**ASSIGNMENT**: All entries below are to be copied precisely as they appear.

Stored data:
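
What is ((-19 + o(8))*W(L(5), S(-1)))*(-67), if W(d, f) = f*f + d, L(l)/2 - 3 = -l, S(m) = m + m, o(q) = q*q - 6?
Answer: 0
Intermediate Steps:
o(q) = -6 + q**2 (o(q) = q**2 - 6 = -6 + q**2)
S(m) = 2*m
L(l) = 6 - 2*l (L(l) = 6 + 2*(-l) = 6 - 2*l)
W(d, f) = d + f**2 (W(d, f) = f**2 + d = d + f**2)
((-19 + o(8))*W(L(5), S(-1)))*(-67) = ((-19 + (-6 + 8**2))*((6 - 2*5) + (2*(-1))**2))*(-67) = ((-19 + (-6 + 64))*((6 - 10) + (-2)**2))*(-67) = ((-19 + 58)*(-4 + 4))*(-67) = (39*0)*(-67) = 0*(-67) = 0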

**FINISHED TASK**:
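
What is ((-19 + o(8))*W(L(5), S(-1)))*(-67), if W(d, f) = f*f + d, L(l)/2 - 3 = -l, S(m) = m + m, o(q) = q*q - 6?
Answer: 0
Intermediate Steps:
o(q) = -6 + q**2 (o(q) = q**2 - 6 = -6 + q**2)
S(m) = 2*m
L(l) = 6 - 2*l (L(l) = 6 + 2*(-l) = 6 - 2*l)
W(d, f) = d + f**2 (W(d, f) = f**2 + d = d + f**2)
((-19 + o(8))*W(L(5), S(-1)))*(-67) = ((-19 + (-6 + 8**2))*((6 - 2*5) + (2*(-1))**2))*(-67) = ((-19 + (-6 + 64))*((6 - 10) + (-2)**2))*(-67) = ((-19 + 58)*(-4 + 4))*(-67) = (39*0)*(-67) = 0*(-67) = 0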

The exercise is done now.